Using the listing below, keep only the lines with the word "moves" and copy them.

[RAW DATA Boundary: Start]

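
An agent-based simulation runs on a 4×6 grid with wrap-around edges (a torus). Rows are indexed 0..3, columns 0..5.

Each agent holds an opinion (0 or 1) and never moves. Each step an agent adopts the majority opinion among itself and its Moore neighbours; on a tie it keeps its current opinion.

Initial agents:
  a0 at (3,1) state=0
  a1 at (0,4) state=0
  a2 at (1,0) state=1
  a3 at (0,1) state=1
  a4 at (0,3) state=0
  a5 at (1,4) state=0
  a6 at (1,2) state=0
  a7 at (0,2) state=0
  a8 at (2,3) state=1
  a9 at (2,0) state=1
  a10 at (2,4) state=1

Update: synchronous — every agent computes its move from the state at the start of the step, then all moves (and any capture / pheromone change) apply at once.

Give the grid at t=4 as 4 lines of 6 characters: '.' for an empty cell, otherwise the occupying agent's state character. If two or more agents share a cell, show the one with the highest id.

.0000.
1.0.0.
1..11.
.0....

t=1: a0@(3,1):0 a1@(0,4):0 a2@(1,0):1 a3@(0,1):0 a4@(0,3):0 a5@(1,4):0 a6@(1,2):0 a7@(0,2):0 a8@(2,3):1 a9@(2,0):1 a10@(2,4):1
t=2: (unchanged — steady state)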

[RAW DATA Boundary: End]

## WRITTEN RESPONSE
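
Each agent holds an opinion (0 or 1) and never moves. Each step an agent adopts the majority opinion among itself and its Moore neighbours; on a tie it keeps its current opinion.
Update: synchronous — every agent computes its move from the state at the start of the step, then all moves (and any capture / pheromone change) apply at once.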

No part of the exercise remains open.